The lines from the start of the listing through the line containing "April 30, 2023" should be printed exactly, and no other lines should be printed.

──────── Available data

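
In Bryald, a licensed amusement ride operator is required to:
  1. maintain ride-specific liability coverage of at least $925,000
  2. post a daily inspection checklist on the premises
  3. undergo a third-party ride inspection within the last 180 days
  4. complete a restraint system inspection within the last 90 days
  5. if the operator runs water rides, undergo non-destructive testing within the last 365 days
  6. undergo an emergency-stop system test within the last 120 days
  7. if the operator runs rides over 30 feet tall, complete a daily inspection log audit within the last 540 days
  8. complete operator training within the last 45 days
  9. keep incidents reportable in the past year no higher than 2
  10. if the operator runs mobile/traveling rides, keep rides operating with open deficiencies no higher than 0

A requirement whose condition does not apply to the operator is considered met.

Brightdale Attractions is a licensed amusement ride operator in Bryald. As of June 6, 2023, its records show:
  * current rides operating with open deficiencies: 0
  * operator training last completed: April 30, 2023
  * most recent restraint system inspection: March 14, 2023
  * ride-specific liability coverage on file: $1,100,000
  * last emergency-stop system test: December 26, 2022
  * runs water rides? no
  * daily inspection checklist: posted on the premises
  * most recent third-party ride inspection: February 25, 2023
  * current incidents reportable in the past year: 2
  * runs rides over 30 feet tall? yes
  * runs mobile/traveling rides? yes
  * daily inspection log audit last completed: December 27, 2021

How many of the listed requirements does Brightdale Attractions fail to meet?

1. ride-specific liability coverage $1,100,000 ≥ $925,000 → met
2. daily inspection checklist present → met
3. third-party ride inspection 101 days ago vs limit 180 → met
4. restraint system inspection 84 days ago vs limit 90 → met
5. condition 'runs water rides' does not hold → requirement n/a → met
6. emergency-stop system test 162 days ago vs limit 120 → not met
7. condition 'runs rides over 30 feet tall' holds; daily inspection log audit 526 days ago vs limit 540 → met
8. operator training 37 days ago vs limit 45 → met
9. incidents reportable in the past year 2 ≤ 2 → met
10. condition 'runs mobile/traveling rides' holds; rides operating with open deficiencies 0 ≤ 0 → met
Not met: 1 of 10

1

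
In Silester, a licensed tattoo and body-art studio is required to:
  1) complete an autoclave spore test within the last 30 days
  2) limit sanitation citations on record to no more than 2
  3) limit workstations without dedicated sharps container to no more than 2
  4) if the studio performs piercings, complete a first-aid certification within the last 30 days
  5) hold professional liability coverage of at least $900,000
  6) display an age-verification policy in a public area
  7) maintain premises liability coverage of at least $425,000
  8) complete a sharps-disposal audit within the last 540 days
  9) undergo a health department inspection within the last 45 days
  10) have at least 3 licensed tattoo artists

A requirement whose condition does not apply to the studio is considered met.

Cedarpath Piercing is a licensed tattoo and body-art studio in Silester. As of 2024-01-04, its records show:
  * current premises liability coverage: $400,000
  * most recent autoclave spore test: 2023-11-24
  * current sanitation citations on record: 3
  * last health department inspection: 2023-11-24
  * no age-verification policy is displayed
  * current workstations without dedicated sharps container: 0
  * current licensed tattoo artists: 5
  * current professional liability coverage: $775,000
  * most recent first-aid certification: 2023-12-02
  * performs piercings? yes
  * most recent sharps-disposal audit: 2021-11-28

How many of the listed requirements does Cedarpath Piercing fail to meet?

7

1. autoclave spore test 41 days ago vs limit 30 → not met
2. sanitation citations on record 3 > 2 → not met
3. workstations without dedicated sharps container 0 ≤ 2 → met
4. condition 'performs piercings' holds; first-aid certification 33 days ago vs limit 30 → not met
5. professional liability coverage $775,000 < $900,000 → not met
6. age-verification policy absent → not met
7. premises liability coverage $400,000 < $425,000 → not met
8. sharps-disposal audit 767 days ago vs limit 540 → not met
9. health department inspection 41 days ago vs limit 45 → met
10. licensed tattoo artists 5 ≥ 3 → met
Not met: 7 of 10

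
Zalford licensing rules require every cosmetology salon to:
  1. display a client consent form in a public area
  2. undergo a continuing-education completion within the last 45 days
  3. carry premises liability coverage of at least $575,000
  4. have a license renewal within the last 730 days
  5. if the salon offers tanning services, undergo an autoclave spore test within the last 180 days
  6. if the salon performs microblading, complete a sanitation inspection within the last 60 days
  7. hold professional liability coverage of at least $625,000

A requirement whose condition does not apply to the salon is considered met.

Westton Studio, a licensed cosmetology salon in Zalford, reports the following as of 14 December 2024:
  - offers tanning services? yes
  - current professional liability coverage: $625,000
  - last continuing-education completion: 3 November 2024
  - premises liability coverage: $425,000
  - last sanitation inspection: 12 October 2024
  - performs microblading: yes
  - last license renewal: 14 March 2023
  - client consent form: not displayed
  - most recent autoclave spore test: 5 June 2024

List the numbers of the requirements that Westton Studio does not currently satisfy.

1, 3, 5, 6

1. client consent form absent → not met
2. continuing-education completion 41 days ago vs limit 45 → met
3. premises liability coverage $425,000 < $575,000 → not met
4. license renewal 641 days ago vs limit 730 → met
5. condition 'offers tanning services' holds; autoclave spore test 192 days ago vs limit 180 → not met
6. condition 'performs microblading' holds; sanitation inspection 63 days ago vs limit 60 → not met
7. professional liability coverage $625,000 ≥ $625,000 → met
Not met: 1, 3, 5, 6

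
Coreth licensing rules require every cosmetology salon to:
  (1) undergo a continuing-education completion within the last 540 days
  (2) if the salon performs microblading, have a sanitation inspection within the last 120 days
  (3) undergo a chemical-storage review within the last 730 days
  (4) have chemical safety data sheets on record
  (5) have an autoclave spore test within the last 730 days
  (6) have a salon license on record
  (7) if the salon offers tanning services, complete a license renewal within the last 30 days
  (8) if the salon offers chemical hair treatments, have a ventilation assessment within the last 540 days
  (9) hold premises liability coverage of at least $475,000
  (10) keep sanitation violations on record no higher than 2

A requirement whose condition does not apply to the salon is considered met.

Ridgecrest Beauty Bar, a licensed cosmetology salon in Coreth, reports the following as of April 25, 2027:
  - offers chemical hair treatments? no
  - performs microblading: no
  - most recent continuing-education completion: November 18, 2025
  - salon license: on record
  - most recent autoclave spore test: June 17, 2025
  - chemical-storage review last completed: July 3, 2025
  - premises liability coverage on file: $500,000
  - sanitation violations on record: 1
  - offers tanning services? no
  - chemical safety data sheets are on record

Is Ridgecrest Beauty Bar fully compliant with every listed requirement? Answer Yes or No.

Yes

1. continuing-education completion 523 days ago vs limit 540 → met
2. condition 'performs microblading' does not hold → requirement n/a → met
3. chemical-storage review 661 days ago vs limit 730 → met
4. chemical safety data sheets present → met
5. autoclave spore test 677 days ago vs limit 730 → met
6. salon license present → met
7. condition 'offers tanning services' does not hold → requirement n/a → met
8. condition 'offers chemical hair treatments' does not hold → requirement n/a → met
9. premises liability coverage $500,000 ≥ $475,000 → met
10. sanitation violations on record 1 ≤ 2 → met
All met.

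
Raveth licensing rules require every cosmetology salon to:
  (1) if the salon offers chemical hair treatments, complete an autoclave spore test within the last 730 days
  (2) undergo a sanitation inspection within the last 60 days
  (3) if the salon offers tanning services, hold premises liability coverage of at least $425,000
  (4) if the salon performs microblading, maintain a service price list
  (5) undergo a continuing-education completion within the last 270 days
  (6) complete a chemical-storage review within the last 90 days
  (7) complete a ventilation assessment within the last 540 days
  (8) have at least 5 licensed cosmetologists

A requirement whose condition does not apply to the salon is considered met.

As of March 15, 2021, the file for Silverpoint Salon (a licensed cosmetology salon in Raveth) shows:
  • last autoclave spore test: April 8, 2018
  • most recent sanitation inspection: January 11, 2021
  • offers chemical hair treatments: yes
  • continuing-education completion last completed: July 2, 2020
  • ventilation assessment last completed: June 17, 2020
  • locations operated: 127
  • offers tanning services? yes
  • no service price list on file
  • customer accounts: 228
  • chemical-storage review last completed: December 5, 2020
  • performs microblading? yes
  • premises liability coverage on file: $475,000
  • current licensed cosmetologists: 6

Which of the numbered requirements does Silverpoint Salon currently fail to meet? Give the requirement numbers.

1. condition 'offers chemical hair treatments' holds; autoclave spore test 1072 days ago vs limit 730 → not met
2. sanitation inspection 63 days ago vs limit 60 → not met
3. condition 'offers tanning services' holds; premises liability coverage $475,000 ≥ $425,000 → met
4. condition 'performs microblading' holds; service price list absent → not met
5. continuing-education completion 256 days ago vs limit 270 → met
6. chemical-storage review 100 days ago vs limit 90 → not met
7. ventilation assessment 271 days ago vs limit 540 → met
8. licensed cosmetologists 6 ≥ 5 → met
Not met: 1, 2, 4, 6

1, 2, 4, 6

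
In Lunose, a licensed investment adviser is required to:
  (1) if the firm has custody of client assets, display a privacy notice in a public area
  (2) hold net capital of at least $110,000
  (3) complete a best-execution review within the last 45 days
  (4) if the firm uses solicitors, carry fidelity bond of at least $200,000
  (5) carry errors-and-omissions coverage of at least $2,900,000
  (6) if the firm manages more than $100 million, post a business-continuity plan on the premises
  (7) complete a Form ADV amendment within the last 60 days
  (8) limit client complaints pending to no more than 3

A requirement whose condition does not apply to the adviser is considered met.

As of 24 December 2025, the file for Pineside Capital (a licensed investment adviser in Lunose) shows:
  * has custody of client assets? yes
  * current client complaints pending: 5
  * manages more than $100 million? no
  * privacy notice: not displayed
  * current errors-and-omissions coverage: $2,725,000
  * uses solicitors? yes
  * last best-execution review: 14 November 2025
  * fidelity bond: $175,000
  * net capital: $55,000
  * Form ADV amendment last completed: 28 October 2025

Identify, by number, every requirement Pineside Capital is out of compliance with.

1, 2, 4, 5, 8

1. condition 'has custody of client assets' holds; privacy notice absent → not met
2. net capital $55,000 < $110,000 → not met
3. best-execution review 40 days ago vs limit 45 → met
4. condition 'uses solicitors' holds; fidelity bond $175,000 < $200,000 → not met
5. errors-and-omissions coverage $2,725,000 < $2,900,000 → not met
6. condition 'manages more than $100 million' does not hold → requirement n/a → met
7. Form ADV amendment 57 days ago vs limit 60 → met
8. client complaints pending 5 > 3 → not met
Not met: 1, 2, 4, 5, 8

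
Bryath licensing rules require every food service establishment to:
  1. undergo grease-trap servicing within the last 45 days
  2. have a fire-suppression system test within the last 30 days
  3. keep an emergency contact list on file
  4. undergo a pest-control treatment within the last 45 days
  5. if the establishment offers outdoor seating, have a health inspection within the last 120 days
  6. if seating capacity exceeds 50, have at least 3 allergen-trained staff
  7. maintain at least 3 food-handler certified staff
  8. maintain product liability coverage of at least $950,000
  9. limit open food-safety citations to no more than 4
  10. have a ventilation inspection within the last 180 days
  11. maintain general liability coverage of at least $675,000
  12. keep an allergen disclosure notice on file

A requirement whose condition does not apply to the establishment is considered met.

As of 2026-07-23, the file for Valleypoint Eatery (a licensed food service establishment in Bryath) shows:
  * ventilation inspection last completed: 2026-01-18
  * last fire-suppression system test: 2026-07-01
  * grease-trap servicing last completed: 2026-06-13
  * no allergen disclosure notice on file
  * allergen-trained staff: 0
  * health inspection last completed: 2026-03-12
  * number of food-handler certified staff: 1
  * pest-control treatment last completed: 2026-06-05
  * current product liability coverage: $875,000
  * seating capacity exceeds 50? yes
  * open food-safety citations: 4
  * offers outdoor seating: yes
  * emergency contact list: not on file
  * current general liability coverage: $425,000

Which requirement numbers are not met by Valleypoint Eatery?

1. grease-trap servicing 40 days ago vs limit 45 → met
2. fire-suppression system test 22 days ago vs limit 30 → met
3. emergency contact list absent → not met
4. pest-control treatment 48 days ago vs limit 45 → not met
5. condition 'offers outdoor seating' holds; health inspection 133 days ago vs limit 120 → not met
6. condition 'seating capacity exceeds 50' holds; allergen-trained staff 0 < 3 → not met
7. food-handler certified staff 1 < 3 → not met
8. product liability coverage $875,000 < $950,000 → not met
9. open food-safety citations 4 ≤ 4 → met
10. ventilation inspection 186 days ago vs limit 180 → not met
11. general liability coverage $425,000 < $675,000 → not met
12. allergen disclosure notice absent → not met
Not met: 3, 4, 5, 6, 7, 8, 10, 11, 12

3, 4, 5, 6, 7, 8, 10, 11, 12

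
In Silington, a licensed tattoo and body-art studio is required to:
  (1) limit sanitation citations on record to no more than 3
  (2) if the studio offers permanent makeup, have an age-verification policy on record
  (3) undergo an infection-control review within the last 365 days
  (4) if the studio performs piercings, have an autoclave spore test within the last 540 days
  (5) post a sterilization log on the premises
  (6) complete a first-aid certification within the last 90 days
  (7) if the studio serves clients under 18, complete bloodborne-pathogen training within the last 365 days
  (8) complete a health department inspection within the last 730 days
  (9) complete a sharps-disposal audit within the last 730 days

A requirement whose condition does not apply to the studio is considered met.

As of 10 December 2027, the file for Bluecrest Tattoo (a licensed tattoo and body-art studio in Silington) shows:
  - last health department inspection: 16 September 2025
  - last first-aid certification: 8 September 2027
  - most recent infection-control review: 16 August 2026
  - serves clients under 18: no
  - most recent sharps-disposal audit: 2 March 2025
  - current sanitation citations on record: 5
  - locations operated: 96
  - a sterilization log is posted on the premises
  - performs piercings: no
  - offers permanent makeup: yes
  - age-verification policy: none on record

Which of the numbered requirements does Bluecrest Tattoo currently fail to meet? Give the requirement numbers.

1, 2, 3, 6, 8, 9

1. sanitation citations on record 5 > 3 → not met
2. condition 'offers permanent makeup' holds; age-verification policy absent → not met
3. infection-control review 481 days ago vs limit 365 → not met
4. condition 'performs piercings' does not hold → requirement n/a → met
5. sterilization log present → met
6. first-aid certification 93 days ago vs limit 90 → not met
7. condition 'serves clients under 18' does not hold → requirement n/a → met
8. health department inspection 815 days ago vs limit 730 → not met
9. sharps-disposal audit 1013 days ago vs limit 730 → not met
Not met: 1, 2, 3, 6, 8, 9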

────────────────

* _Written response_
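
In Bryald, a licensed amusement ride operator is required to:
  1. maintain ride-specific liability coverage of at least $925,000
  2. post a daily inspection checklist on the premises
  3. undergo a third-party ride inspection within the last 180 days
  4. complete a restraint system inspection within the last 90 days
  5. if the operator runs water rides, undergo non-destructive testing within the last 365 days
  6. undergo an emergency-stop system test within the last 120 days
  7. if the operator runs rides over 30 feet tall, complete a daily inspection log audit within the last 540 days
  8. complete operator training within the last 45 days
  9. keep incidents reportable in the past year no higher than 2
  10. if the operator runs mobile/traveling rides, keep rides operating with open deficiencies no higher than 0

A requirement whose condition does not apply to the operator is considered met.

Brightdale Attractions is a licensed amusement ride operator in Bryald. As of June 6, 2023, its records show:
  * current rides operating with open deficiencies: 0
  * operator training last completed: April 30, 2023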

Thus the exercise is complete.